(Exercise): Exactly the lines below from the one with "Background scroll: 0" up to and including the one with "2|The framework validates" make up the answer, with nothing else added.

(Dataset entries):
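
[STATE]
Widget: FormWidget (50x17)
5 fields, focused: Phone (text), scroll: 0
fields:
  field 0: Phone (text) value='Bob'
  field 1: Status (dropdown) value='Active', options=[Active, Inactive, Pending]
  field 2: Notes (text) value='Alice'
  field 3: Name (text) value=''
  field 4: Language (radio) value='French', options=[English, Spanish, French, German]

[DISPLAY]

> Phone:      [Bob                               ]
  Status:     [Active                           ▼]
  Notes:      [Alice                             ]
  Name:       [                                  ]
  Language:   ( ) English  ( ) Spanish  (●) French
                                                  
                                                  
                                                  
                                                  
                                                  
                                                  
                                                  
                                                  
                                                  
                                                  
                                                  
                                                  


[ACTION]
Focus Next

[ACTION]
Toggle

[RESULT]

  Phone:      [Bob                               ]
> Status:     [Active                           ▼]
  Notes:      [Alice                             ]
  Name:       [                                  ]
  Language:   ( ) English  ( ) Spanish  (●) French
                                                  
                                                  
                                                  
                                                  
                                                  
                                                  
                                                  
                                                  
                                                  
                                                  
                                                  
                                                  


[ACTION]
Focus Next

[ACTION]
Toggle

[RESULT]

  Phone:      [Bob                               ]
  Status:     [Active                           ▼]
> Notes:      [Alice                             ]
  Name:       [                                  ]
  Language:   ( ) English  ( ) Spanish  (●) French
                                                  
                                                  
                                                  
                                                  
                                                  
                                                  
                                                  
                                                  
                                                  
                                                  
                                                  
                                                  


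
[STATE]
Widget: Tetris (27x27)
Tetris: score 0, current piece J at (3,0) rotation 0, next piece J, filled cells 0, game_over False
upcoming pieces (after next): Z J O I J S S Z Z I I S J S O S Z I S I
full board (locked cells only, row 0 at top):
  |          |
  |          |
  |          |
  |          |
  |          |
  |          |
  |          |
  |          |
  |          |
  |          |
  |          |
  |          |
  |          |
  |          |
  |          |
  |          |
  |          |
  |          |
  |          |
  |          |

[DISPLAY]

   █      │Next:           
   ███    │█               
          │███             
          │                
          │                
          │                
          │Score:          
          │0               
          │                
          │                
          │                
          │                
          │                
          │                
          │                
          │                
          │                
          │                
          │                
          │                
          │                
          │                
          │                
          │                
          │                
          │                
          │                


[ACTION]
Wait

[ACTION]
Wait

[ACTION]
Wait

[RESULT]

          │Next:           
          │█               
          │███             
   █      │                
   ███    │                
          │                
          │Score:          
          │0               
          │                
          │                
          │                
          │                
          │                
          │                
          │                
          │                
          │                
          │                
          │                
          │                
          │                
          │                
          │                
          │                
          │                
          │                
          │                


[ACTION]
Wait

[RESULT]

          │Next:           
          │█               
          │███             
          │                
   █      │                
   ███    │                
          │Score:          
          │0               
          │                
          │                
          │                
          │                
          │                
          │                
          │                
          │                
          │                
          │                
          │                
          │                
          │                
          │                
          │                
          │                
          │                
          │                
          │                


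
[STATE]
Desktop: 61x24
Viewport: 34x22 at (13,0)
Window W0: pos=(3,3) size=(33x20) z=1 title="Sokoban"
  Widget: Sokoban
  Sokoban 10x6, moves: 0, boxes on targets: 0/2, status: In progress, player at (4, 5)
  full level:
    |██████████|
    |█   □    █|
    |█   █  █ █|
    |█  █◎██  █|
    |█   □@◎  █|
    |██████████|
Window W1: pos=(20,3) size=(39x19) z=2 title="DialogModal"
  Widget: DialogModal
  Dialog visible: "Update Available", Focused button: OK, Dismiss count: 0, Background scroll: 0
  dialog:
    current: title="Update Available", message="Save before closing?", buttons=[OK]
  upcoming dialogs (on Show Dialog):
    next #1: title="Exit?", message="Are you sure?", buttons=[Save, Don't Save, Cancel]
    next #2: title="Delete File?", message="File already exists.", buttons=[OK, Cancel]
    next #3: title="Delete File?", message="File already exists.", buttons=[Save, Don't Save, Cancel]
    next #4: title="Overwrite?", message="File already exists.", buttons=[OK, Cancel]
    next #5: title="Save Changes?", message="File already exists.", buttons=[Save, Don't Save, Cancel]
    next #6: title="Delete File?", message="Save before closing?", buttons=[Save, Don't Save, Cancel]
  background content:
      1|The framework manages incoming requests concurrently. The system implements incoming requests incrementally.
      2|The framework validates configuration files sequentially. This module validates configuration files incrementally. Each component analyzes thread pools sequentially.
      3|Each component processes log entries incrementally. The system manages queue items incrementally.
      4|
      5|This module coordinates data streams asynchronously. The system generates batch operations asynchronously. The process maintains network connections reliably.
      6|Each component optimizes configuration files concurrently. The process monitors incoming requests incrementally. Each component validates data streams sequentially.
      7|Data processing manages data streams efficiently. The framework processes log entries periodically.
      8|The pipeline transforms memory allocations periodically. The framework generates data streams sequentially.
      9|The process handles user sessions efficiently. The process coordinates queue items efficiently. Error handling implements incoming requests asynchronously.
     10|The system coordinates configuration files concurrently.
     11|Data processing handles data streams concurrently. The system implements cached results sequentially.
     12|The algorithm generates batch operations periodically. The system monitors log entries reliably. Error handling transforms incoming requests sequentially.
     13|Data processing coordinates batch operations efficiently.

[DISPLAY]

                                  
                                  
                                  
━━━━━━━┏━━━━━━━━━━━━━━━━━━━━━━━━━━
       ┃ DialogModal              
───────┠──────────────────────────
█      ┃The framework manages inco
█      ┃The framework validates co
█      ┃Each component processes l
█      ┃                          
█      ┃This module coordinates da
█      ┃Each c┌───────────────────
 0/2   ┃Data p│   Update Available
       ┃The pi│ Save before closin
       ┃The pr│         [OK]      
       ┃The sy└───────────────────
       ┃Data processing handles da
       ┃The algorithm generates ba
       ┃Data processing coordinate
       ┃                          
       ┃                          
       ┗━━━━━━━━━━━━━━━━━━━━━━━━━━


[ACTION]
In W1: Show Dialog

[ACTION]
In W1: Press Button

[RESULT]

                                  
                                  
                                  
━━━━━━━┏━━━━━━━━━━━━━━━━━━━━━━━━━━
       ┃ DialogModal              
───────┠──────────────────────────
█      ┃The framework manages inco
█      ┃The framework validates co
█      ┃Each component processes l
█      ┃                          
█      ┃This module coordinates da
█      ┃Each component optimizes c
 0/2   ┃Data processing manages da
       ┃The pipeline transforms me
       ┃The process handles user s
       ┃The system coordinates con
       ┃Data processing handles da
       ┃The algorithm generates ba
       ┃Data processing coordinate
       ┃                          
       ┃                          
       ┗━━━━━━━━━━━━━━━━━━━━━━━━━━


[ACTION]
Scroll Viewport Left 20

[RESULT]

                                  
                                  
                                  
   ┏━━━━━━━━━━━━━━━━┏━━━━━━━━━━━━━
   ┃ Sokoban        ┃ DialogModal 
   ┠────────────────┠─────────────
   ┃██████████      ┃The framework
   ┃█   □    █      ┃The framework
   ┃█   █  █ █      ┃Each componen
   ┃█  █◎██  █      ┃             
   ┃█   □@◎  █      ┃This module c
   ┃██████████      ┃Each componen
   ┃Moves: 0  0/2   ┃Data processi
   ┃                ┃The pipeline 
   ┃                ┃The process h
   ┃                ┃The system co
   ┃                ┃Data processi
   ┃                ┃The algorithm
   ┃                ┃Data processi
   ┃                ┃             
   ┃                ┃             
   ┃                ┗━━━━━━━━━━━━━


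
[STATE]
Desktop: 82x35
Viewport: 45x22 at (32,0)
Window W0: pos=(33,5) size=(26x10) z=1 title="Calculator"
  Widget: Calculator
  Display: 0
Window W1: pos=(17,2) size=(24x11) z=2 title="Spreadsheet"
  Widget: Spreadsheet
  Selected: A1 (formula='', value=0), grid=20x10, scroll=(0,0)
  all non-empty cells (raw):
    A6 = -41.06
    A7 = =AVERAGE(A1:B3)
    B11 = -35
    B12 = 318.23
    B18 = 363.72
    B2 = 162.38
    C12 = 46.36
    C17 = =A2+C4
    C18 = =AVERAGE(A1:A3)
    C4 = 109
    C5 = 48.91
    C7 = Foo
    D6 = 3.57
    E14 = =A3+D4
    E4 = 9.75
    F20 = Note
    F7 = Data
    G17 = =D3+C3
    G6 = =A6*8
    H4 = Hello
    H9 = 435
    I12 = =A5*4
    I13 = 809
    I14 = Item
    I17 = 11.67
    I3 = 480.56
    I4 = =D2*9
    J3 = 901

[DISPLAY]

                                             
                                             
━━━━━━━━┓                                    
        ┃                                    
────────┨                                    
        ┃━━━━━━━━━━━━━━━━━┓                  
 B      ┃ator             ┃                  
--------┃─────────────────┨                  
     0  ┃                0┃                  
162.38  ┃─┬───┬───┐       ┃                  
     0  ┃ │ 9 │ ÷ │       ┃                  
     0  ┃─┼───┼───┤       ┃                  
━━━━━━━━┛ │ 6 │ × │       ┃                  
 ┃└───┴───┴───┴───┘       ┃                  
 ┗━━━━━━━━━━━━━━━━━━━━━━━━┛                  
                                             
                                             
                                             
                                             
                                             
                                             
                                             


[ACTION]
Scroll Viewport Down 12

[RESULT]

━━━━━━━━┛ │ 6 │ × │       ┃                  
 ┃└───┴───┴───┴───┘       ┃                  
 ┗━━━━━━━━━━━━━━━━━━━━━━━━┛                  
                                             
                                             
                                             
                                             
                                             
                                             
                                             
                                             
                                             
                                             
                                             
                                             
                                             
                                             
                                             
                                             
                                             
                                             
                                             


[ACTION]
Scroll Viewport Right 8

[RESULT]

━━━┛ │ 6 │ × │       ┃                       
─┴───┴───┴───┘       ┃                       
━━━━━━━━━━━━━━━━━━━━━┛                       
                                             
                                             
                                             
                                             
                                             
                                             
                                             
                                             
                                             
                                             
                                             
                                             
                                             
                                             
                                             
                                             
                                             
                                             
                                             


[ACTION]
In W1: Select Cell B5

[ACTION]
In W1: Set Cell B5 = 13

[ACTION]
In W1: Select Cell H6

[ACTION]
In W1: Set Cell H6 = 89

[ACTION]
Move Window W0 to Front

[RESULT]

 │ 5 │ 6 │ × │       ┃                       
─┴───┴───┴───┘       ┃                       
━━━━━━━━━━━━━━━━━━━━━┛                       
                                             
                                             
                                             
                                             
                                             
                                             
                                             
                                             
                                             
                                             
                                             
                                             
                                             
                                             
                                             
                                             
                                             
                                             
                                             


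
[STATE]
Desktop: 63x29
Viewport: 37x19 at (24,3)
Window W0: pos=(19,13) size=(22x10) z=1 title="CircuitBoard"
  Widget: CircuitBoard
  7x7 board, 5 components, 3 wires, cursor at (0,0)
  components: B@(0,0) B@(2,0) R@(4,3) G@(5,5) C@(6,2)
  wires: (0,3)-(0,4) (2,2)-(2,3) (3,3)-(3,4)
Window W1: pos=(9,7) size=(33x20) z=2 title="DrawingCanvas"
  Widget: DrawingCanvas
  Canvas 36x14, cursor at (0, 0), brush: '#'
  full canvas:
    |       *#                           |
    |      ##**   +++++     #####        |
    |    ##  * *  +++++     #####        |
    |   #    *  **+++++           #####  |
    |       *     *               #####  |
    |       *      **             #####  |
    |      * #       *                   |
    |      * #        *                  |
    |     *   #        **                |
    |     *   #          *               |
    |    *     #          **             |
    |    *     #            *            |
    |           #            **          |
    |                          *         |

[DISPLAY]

                                     
                                     
                                     
                                     
━━━━━━━━━━━━━━━━━┓                   
                 ┃                   
─────────────────┨                   
                 ┃                   
++++     #####   ┃                   
++++     #####   ┃                   
++++           ##┃                   
               ##┃                   
**             ##┃                   
  *              ┃                   
   *             ┃                   
    **           ┃                   
      *          ┃                   
       **        ┃                   
         *       ┃                   


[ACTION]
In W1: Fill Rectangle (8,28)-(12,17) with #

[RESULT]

                                     
                                     
                                     
                                     
━━━━━━━━━━━━━━━━━┓                   
                 ┃                   
─────────────────┨                   
                 ┃                   
++++     #####   ┃                   
++++     #####   ┃                   
++++           ##┃                   
               ##┃                   
**             ##┃                   
  *              ┃                   
   *             ┃                   
   ############  ┃                   
   ############  ┃                   
   ############  ┃                   
   ############  ┃                   


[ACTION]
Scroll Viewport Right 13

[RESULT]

                                     
                                     
                                     
                                     
━━━━━━━━━━━━━━━┓                     
               ┃                     
───────────────┨                     
               ┃                     
++     #####   ┃                     
++     #####   ┃                     
++           ##┃                     
             ##┃                     
             ##┃                     
*              ┃                     
 *             ┃                     
 ############  ┃                     
 ############  ┃                     
 ############  ┃                     
 ############  ┃                     


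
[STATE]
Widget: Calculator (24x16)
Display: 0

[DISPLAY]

                       0
┌───┬───┬───┬───┐       
│ 7 │ 8 │ 9 │ ÷ │       
├───┼───┼───┼───┤       
│ 4 │ 5 │ 6 │ × │       
├───┼───┼───┼───┤       
│ 1 │ 2 │ 3 │ - │       
├───┼───┼───┼───┤       
│ 0 │ . │ = │ + │       
├───┼───┼───┼───┤       
│ C │ MC│ MR│ M+│       
└───┴───┴───┴───┘       
                        
                        
                        
                        


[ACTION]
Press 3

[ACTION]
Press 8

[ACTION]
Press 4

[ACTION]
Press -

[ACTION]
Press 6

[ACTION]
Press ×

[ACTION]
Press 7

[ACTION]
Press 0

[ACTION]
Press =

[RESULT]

                   26460
┌───┬───┬───┬───┐       
│ 7 │ 8 │ 9 │ ÷ │       
├───┼───┼───┼───┤       
│ 4 │ 5 │ 6 │ × │       
├───┼───┼───┼───┤       
│ 1 │ 2 │ 3 │ - │       
├───┼───┼───┼───┤       
│ 0 │ . │ = │ + │       
├───┼───┼───┼───┤       
│ C │ MC│ MR│ M+│       
└───┴───┴───┴───┘       
                        
                        
                        
                        


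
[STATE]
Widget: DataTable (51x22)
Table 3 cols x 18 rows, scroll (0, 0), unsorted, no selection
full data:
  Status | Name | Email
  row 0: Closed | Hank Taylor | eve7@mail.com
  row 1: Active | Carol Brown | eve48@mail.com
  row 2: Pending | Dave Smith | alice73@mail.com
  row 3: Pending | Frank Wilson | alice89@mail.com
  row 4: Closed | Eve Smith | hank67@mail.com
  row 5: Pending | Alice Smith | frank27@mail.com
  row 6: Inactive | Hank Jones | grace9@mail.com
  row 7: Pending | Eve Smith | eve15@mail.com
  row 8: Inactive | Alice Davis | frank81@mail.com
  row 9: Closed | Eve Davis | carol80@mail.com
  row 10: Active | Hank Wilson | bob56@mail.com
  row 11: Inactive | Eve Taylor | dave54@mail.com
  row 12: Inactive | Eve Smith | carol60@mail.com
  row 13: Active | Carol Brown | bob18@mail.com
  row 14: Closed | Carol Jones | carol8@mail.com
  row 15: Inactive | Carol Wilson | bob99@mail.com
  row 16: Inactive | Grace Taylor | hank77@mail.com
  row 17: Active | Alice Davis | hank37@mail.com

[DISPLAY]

Status  │Name        │Email                        
────────┼────────────┼────────────────             
Closed  │Hank Taylor │eve7@mail.com                
Active  │Carol Brown │eve48@mail.com               
Pending │Dave Smith  │alice73@mail.com             
Pending │Frank Wilson│alice89@mail.com             
Closed  │Eve Smith   │hank67@mail.com              
Pending │Alice Smith │frank27@mail.com             
Inactive│Hank Jones  │grace9@mail.com              
Pending │Eve Smith   │eve15@mail.com               
Inactive│Alice Davis │frank81@mail.com             
Closed  │Eve Davis   │carol80@mail.com             
Active  │Hank Wilson │bob56@mail.com               
Inactive│Eve Taylor  │dave54@mail.com              
Inactive│Eve Smith   │carol60@mail.com             
Active  │Carol Brown │bob18@mail.com               
Closed  │Carol Jones │carol8@mail.com              
Inactive│Carol Wilson│bob99@mail.com               
Inactive│Grace Taylor│hank77@mail.com              
Active  │Alice Davis │hank37@mail.com              
                                                   
                                                   


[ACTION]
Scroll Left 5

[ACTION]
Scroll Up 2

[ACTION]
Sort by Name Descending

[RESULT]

Status  │Name       ▼│Email                        
────────┼────────────┼────────────────             
Active  │Hank Wilson │bob56@mail.com               
Closed  │Hank Taylor │eve7@mail.com                
Inactive│Hank Jones  │grace9@mail.com              
Inactive│Grace Taylor│hank77@mail.com              
Pending │Frank Wilson│alice89@mail.com             
Inactive│Eve Taylor  │dave54@mail.com              
Closed  │Eve Smith   │hank67@mail.com              
Pending │Eve Smith   │eve15@mail.com               
Inactive│Eve Smith   │carol60@mail.com             
Closed  │Eve Davis   │carol80@mail.com             
Pending │Dave Smith  │alice73@mail.com             
Inactive│Carol Wilson│bob99@mail.com               
Closed  │Carol Jones │carol8@mail.com              
Active  │Carol Brown │eve48@mail.com               
Active  │Carol Brown │bob18@mail.com               
Pending │Alice Smith │frank27@mail.com             
Inactive│Alice Davis │frank81@mail.com             
Active  │Alice Davis │hank37@mail.com              
                                                   
                                                   


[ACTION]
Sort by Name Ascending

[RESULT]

Status  │Name       ▲│Email                        
────────┼────────────┼────────────────             
Inactive│Alice Davis │frank81@mail.com             
Active  │Alice Davis │hank37@mail.com              
Pending │Alice Smith │frank27@mail.com             
Active  │Carol Brown │eve48@mail.com               
Active  │Carol Brown │bob18@mail.com               
Closed  │Carol Jones │carol8@mail.com              
Inactive│Carol Wilson│bob99@mail.com               
Pending │Dave Smith  │alice73@mail.com             
Closed  │Eve Davis   │carol80@mail.com             
Closed  │Eve Smith   │hank67@mail.com              
Pending │Eve Smith   │eve15@mail.com               
Inactive│Eve Smith   │carol60@mail.com             
Inactive│Eve Taylor  │dave54@mail.com              
Pending │Frank Wilson│alice89@mail.com             
Inactive│Grace Taylor│hank77@mail.com              
Inactive│Hank Jones  │grace9@mail.com              
Closed  │Hank Taylor │eve7@mail.com                
Active  │Hank Wilson │bob56@mail.com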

(Solution for this exercise):
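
  Dialog visible: "Update Available", Focused button: OK, Dismiss count: 0, Background scroll: 0
  dialog:
    current: title="Update Available", message="Save before closing?", buttons=[OK]
  upcoming dialogs (on Show Dialog):
    next #1: title="Exit?", message="Are you sure?", buttons=[Save, Don't Save, Cancel]
    next #2: title="Delete File?", message="File already exists.", buttons=[OK, Cancel]
    next #3: title="Delete File?", message="File already exists.", buttons=[Save, Don't Save, Cancel]
    next #4: title="Overwrite?", message="File already exists.", buttons=[OK, Cancel]
    next #5: title="Save Changes?", message="File already exists.", buttons=[Save, Don't Save, Cancel]
    next #6: title="Delete File?", message="Save before closing?", buttons=[Save, Don't Save, Cancel]
  background content:
      1|The framework manages incoming requests concurrently. The system implements incoming requests incrementally.
      2|The framework validates configuration files sequentially. This module validates configuration files incrementally. Each component analyzes thread pools sequentially.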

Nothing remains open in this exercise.